TRY IT - Exactly the lines from the top of the records below through the one containing "ORDER BY parts.score DESC;" must be set down, with no line added or dropped.

MATERIAL PROVIDED -

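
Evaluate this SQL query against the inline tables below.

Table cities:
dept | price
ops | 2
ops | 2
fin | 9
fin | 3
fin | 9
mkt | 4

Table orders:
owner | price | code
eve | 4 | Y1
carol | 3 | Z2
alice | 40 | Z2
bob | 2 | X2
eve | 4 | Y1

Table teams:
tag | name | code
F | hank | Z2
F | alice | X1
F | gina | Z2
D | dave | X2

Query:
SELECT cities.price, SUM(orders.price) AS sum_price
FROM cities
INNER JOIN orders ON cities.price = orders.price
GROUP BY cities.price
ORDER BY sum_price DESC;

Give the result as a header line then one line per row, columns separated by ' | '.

== RESULT ==
cities.price | sum_price
4 | 8
2 | 4
3 | 3

Derivation:
After JOIN orders (5 rows):
cities.dept | cities.price | orders.owner | orders.price | orders.code
ops | 2 | bob | 2 | X2
ops | 2 | bob | 2 | X2
fin | 3 | carol | 3 | Z2
mkt | 4 | eve | 4 | Y1
mkt | 4 | eve | 4 | Y1
After GROUP BY (3 rows):
cities.price | sum_price
2 | 4
3 | 3
4 | 8
After ORDER BY (3 rows):
cities.price | sum_price
4 | 8
2 | 4
3 | 3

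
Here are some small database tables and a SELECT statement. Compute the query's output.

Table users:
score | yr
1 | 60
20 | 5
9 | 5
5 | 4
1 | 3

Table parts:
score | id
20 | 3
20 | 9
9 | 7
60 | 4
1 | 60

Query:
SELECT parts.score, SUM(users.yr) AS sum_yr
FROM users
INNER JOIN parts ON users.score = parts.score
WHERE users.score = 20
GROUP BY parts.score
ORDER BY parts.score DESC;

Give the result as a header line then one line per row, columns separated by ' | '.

After JOIN parts (5 rows):
users.score | users.yr | parts.score | parts.id
1 | 60 | 1 | 60
20 | 5 | 20 | 3
20 | 5 | 20 | 9
9 | 5 | 9 | 7
1 | 3 | 1 | 60
After WHERE (2 rows):
users.score | users.yr | parts.score | parts.id
20 | 5 | 20 | 3
20 | 5 | 20 | 9
After GROUP BY (1 rows):
parts.score | sum_yr
20 | 10
After ORDER BY (1 rows):
parts.score | sum_yr
20 | 10

== RESULT ==
parts.score | sum_yr
20 | 10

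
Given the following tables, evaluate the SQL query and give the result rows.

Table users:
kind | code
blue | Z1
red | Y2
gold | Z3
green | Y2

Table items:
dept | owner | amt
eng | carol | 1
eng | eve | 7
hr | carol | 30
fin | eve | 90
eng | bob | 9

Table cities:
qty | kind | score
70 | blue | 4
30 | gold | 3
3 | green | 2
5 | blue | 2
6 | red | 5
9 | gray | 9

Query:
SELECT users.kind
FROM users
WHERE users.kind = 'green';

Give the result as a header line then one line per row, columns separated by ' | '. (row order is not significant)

== RESULT ==
users.kind
green

Derivation:
After WHERE (1 rows):
users.kind | users.code
green | Y2
After SELECT (1 rows):
users.kind
green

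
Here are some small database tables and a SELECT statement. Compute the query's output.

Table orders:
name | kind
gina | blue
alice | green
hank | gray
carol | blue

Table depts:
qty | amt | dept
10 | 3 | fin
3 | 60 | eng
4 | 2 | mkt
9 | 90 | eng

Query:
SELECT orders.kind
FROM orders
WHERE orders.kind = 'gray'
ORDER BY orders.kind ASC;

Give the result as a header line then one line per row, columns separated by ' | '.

After WHERE (1 rows):
orders.name | orders.kind
hank | gray
After SELECT (1 rows):
orders.kind
gray
After ORDER BY (1 rows):
orders.kind
gray

== RESULT ==
orders.kind
gray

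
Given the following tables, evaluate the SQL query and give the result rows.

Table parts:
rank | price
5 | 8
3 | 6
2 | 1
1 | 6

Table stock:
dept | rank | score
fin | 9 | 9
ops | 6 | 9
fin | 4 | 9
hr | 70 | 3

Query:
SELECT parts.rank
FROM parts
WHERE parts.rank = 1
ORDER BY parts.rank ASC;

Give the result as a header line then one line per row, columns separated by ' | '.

== RESULT ==
parts.rank
1

Derivation:
After WHERE (1 rows):
parts.rank | parts.price
1 | 6
After SELECT (1 rows):
parts.rank
1
After ORDER BY (1 rows):
parts.rank
1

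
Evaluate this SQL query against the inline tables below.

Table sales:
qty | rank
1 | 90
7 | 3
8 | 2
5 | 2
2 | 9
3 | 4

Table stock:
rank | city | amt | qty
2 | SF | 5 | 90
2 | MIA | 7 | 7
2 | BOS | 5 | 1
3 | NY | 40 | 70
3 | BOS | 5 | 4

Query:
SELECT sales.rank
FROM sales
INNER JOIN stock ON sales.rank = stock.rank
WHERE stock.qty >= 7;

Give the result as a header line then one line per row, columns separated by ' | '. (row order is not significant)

== RESULT ==
sales.rank
3
2
2
2
2

Derivation:
After JOIN stock (8 rows):
sales.qty | sales.rank | stock.rank | stock.city | stock.amt | stock.qty
7 | 3 | 3 | NY | 40 | 70
7 | 3 | 3 | BOS | 5 | 4
8 | 2 | 2 | SF | 5 | 90
8 | 2 | 2 | MIA | 7 | 7
8 | 2 | 2 | BOS | 5 | 1
5 | 2 | 2 | SF | 5 | 90
5 | 2 | 2 | MIA | 7 | 7
5 | 2 | 2 | BOS | 5 | 1
After WHERE (5 rows):
sales.qty | sales.rank | stock.rank | stock.city | stock.amt | stock.qty
7 | 3 | 3 | NY | 40 | 70
8 | 2 | 2 | SF | 5 | 90
8 | 2 | 2 | MIA | 7 | 7
5 | 2 | 2 | SF | 5 | 90
5 | 2 | 2 | MIA | 7 | 7
After SELECT (5 rows):
sales.rank
3
2
2
2
2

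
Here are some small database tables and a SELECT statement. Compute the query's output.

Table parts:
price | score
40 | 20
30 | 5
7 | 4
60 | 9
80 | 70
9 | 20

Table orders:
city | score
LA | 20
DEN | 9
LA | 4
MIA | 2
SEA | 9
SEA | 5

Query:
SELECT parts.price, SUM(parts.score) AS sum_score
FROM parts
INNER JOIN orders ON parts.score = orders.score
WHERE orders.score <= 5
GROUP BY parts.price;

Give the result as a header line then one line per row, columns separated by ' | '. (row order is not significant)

== RESULT ==
parts.price | sum_score
30 | 5
7 | 4

Derivation:
After JOIN orders (6 rows):
parts.price | parts.score | orders.city | orders.score
40 | 20 | LA | 20
30 | 5 | SEA | 5
7 | 4 | LA | 4
60 | 9 | DEN | 9
60 | 9 | SEA | 9
9 | 20 | LA | 20
After WHERE (2 rows):
parts.price | parts.score | orders.city | orders.score
30 | 5 | SEA | 5
7 | 4 | LA | 4
After GROUP BY (2 rows):
parts.price | sum_score
30 | 5
7 | 4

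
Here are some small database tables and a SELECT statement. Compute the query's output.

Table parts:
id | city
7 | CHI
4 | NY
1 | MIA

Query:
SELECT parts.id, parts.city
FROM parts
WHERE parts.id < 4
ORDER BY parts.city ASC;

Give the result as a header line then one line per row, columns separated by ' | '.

After WHERE (1 rows):
parts.id | parts.city
1 | MIA
After SELECT (1 rows):
parts.id | parts.city
1 | MIA
After ORDER BY (1 rows):
parts.id | parts.city
1 | MIA

== RESULT ==
parts.id | parts.city
1 | MIA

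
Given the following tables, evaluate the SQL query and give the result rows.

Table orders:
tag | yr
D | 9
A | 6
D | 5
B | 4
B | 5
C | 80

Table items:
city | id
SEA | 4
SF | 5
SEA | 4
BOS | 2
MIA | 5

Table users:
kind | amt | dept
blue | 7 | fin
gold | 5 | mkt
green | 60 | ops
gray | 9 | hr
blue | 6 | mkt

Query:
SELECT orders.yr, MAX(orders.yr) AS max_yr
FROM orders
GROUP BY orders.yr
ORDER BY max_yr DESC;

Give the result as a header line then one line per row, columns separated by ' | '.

After GROUP BY (5 rows):
orders.yr | max_yr
9 | 9
6 | 6
5 | 5
4 | 4
80 | 80
After ORDER BY (5 rows):
orders.yr | max_yr
80 | 80
9 | 9
6 | 6
5 | 5
4 | 4

== RESULT ==
orders.yr | max_yr
80 | 80
9 | 9
6 | 6
5 | 5
4 | 4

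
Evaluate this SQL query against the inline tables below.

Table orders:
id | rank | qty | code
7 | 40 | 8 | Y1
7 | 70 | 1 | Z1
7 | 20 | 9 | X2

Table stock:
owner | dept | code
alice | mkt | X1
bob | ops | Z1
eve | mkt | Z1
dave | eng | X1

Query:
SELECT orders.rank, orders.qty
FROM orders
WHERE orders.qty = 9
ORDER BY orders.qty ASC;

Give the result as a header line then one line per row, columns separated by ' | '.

== RESULT ==
orders.rank | orders.qty
20 | 9

Derivation:
After WHERE (1 rows):
orders.id | orders.rank | orders.qty | orders.code
7 | 20 | 9 | X2
After SELECT (1 rows):
orders.rank | orders.qty
20 | 9
After ORDER BY (1 rows):
orders.rank | orders.qty
20 | 9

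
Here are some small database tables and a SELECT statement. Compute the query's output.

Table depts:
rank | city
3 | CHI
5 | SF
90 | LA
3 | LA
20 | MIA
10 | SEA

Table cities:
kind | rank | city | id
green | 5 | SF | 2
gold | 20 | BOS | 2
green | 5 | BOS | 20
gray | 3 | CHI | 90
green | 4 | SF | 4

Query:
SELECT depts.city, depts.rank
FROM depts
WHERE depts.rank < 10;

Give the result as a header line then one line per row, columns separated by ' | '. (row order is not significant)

After WHERE (3 rows):
depts.rank | depts.city
3 | CHI
5 | SF
3 | LA
After SELECT (3 rows):
depts.city | depts.rank
CHI | 3
SF | 5
LA | 3

== RESULT ==
depts.city | depts.rank
CHI | 3
SF | 5
LA | 3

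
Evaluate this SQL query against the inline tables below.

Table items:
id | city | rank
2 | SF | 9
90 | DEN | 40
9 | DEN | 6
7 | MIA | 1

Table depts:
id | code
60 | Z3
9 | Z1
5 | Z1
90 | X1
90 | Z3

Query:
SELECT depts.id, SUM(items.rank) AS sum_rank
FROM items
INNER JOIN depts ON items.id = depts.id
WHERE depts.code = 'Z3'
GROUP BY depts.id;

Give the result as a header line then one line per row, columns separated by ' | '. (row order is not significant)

After JOIN depts (3 rows):
items.id | items.city | items.rank | depts.id | depts.code
90 | DEN | 40 | 90 | X1
90 | DEN | 40 | 90 | Z3
9 | DEN | 6 | 9 | Z1
After WHERE (1 rows):
items.id | items.city | items.rank | depts.id | depts.code
90 | DEN | 40 | 90 | Z3
After GROUP BY (1 rows):
depts.id | sum_rank
90 | 40

== RESULT ==
depts.id | sum_rank
90 | 40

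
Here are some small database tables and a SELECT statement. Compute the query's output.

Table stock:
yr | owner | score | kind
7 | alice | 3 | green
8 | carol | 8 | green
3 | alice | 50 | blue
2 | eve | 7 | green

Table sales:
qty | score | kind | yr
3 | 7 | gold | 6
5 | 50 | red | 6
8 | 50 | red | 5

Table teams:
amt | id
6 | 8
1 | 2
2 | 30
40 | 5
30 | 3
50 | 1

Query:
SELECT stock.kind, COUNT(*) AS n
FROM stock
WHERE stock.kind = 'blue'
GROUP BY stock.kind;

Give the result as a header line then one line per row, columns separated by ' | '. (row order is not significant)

After WHERE (1 rows):
stock.yr | stock.owner | stock.score | stock.kind
3 | alice | 50 | blue
After GROUP BY (1 rows):
stock.kind | n
blue | 1

== RESULT ==
stock.kind | n
blue | 1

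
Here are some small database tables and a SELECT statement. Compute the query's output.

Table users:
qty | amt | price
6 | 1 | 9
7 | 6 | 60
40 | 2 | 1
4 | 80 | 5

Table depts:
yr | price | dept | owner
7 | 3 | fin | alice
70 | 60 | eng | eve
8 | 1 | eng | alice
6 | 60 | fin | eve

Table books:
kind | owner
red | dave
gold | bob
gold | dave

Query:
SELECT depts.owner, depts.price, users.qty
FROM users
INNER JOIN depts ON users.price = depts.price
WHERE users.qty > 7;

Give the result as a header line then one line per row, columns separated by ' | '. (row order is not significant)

After JOIN depts (3 rows):
users.qty | users.amt | users.price | depts.yr | depts.price | depts.dept | depts.owner
7 | 6 | 60 | 70 | 60 | eng | eve
7 | 6 | 60 | 6 | 60 | fin | eve
40 | 2 | 1 | 8 | 1 | eng | alice
After WHERE (1 rows):
users.qty | users.amt | users.price | depts.yr | depts.price | depts.dept | depts.owner
40 | 2 | 1 | 8 | 1 | eng | alice
After SELECT (1 rows):
depts.owner | depts.price | users.qty
alice | 1 | 40

== RESULT ==
depts.owner | depts.price | users.qty
alice | 1 | 40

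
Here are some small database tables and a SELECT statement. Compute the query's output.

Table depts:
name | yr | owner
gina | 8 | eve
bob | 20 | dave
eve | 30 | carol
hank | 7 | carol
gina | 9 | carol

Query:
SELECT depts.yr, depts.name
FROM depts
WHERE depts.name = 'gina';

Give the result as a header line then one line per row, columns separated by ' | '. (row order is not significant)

After WHERE (2 rows):
depts.name | depts.yr | depts.owner
gina | 8 | eve
gina | 9 | carol
After SELECT (2 rows):
depts.yr | depts.name
8 | gina
9 | gina

== RESULT ==
depts.yr | depts.name
8 | gina
9 | gina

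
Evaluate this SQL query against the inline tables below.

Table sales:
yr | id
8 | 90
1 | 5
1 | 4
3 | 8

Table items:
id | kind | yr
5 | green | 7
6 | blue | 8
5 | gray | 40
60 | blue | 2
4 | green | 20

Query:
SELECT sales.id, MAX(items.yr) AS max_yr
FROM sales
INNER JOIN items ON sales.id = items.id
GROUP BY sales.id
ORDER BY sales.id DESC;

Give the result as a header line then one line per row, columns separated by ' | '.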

TASK SOLUTION -
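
Evaluate this SQL query against the inline tables below.

Table cities:
dept | price
ops | 2
ops | 2
fin | 9
fin | 3
fin | 9
mkt | 4

Table orders:
owner | price | code
eve | 4 | Y1
carol | 3 | Z2
alice | 40 | Z2
bob | 2 | X2
eve | 4 | Y1

Table teams:
tag | name | code
F | hank | Z2
F | alice | X1
F | gina | Z2
D | dave | X2

Query:
SELECT cities.price, SUM(orders.price) AS sum_price
FROM cities
INNER JOIN orders ON cities.price = orders.price
GROUP BY cities.price
ORDER BY sum_price DESC;

Give the result as a header line then one line per row, columns separated by ' | '.

== RESULT ==
cities.price | sum_price
4 | 8
2 | 4
3 | 3

Derivation:
After JOIN orders (5 rows):
cities.dept | cities.price | orders.owner | orders.price | orders.code
ops | 2 | bob | 2 | X2
ops | 2 | bob | 2 | X2
fin | 3 | carol | 3 | Z2
mkt | 4 | eve | 4 | Y1
mkt | 4 | eve | 4 | Y1
After GROUP BY (3 rows):
cities.price | sum_price
2 | 4
3 | 3
4 | 8
After ORDER BY (3 rows):
cities.price | sum_price
4 | 8
2 | 4
3 | 3

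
Here are some small database tables and a SELECT statement. Compute the query's output.

Table users:
score | yr
1 | 60
20 | 5
9 | 5
5 | 4
1 | 3

Table parts:
score | id
20 | 3
20 | 9
9 | 7
60 | 4
1 | 60

Query:
SELECT parts.score, SUM(users.yr) AS sum_yr
FROM users
INNER JOIN parts ON users.score = parts.score
WHERE users.score = 20
GROUP BY parts.score
ORDER BY parts.score DESC;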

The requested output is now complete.